**WORK TO COMPLETE:** Output the lines below exactly, please, from the first line until the line with "Each tenant's share", counting both.

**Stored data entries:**
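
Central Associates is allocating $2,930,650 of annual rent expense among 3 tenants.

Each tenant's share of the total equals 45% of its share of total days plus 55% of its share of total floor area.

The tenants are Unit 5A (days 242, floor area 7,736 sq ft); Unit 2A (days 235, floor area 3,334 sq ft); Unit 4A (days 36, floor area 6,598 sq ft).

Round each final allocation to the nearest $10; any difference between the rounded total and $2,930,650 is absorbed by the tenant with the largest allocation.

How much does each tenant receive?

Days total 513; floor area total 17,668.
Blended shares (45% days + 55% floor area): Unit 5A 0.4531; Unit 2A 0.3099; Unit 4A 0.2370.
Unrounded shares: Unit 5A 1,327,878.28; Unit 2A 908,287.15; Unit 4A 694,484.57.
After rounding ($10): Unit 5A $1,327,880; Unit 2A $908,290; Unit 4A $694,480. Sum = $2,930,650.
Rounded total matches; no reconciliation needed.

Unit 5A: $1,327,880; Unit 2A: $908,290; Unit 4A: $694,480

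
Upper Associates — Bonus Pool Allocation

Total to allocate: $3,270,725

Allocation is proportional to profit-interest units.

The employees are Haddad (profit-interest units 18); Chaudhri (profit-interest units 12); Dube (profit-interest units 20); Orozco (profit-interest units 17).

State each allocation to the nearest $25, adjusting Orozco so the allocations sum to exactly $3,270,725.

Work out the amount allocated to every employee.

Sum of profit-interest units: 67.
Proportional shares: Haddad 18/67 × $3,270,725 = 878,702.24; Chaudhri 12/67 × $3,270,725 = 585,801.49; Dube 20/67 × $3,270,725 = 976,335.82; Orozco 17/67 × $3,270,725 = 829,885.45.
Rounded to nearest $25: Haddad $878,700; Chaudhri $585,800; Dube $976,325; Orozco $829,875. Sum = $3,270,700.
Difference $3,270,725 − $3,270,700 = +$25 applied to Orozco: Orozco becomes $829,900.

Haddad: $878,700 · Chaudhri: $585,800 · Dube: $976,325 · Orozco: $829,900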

**RESPONSE FOR THIS EXERCISE:**
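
Central Associates is allocating $2,930,650 of annual rent expense among 3 tenants.

Each tenant's share of the total equals 45% of its share of total days plus 55% of its share of total floor area.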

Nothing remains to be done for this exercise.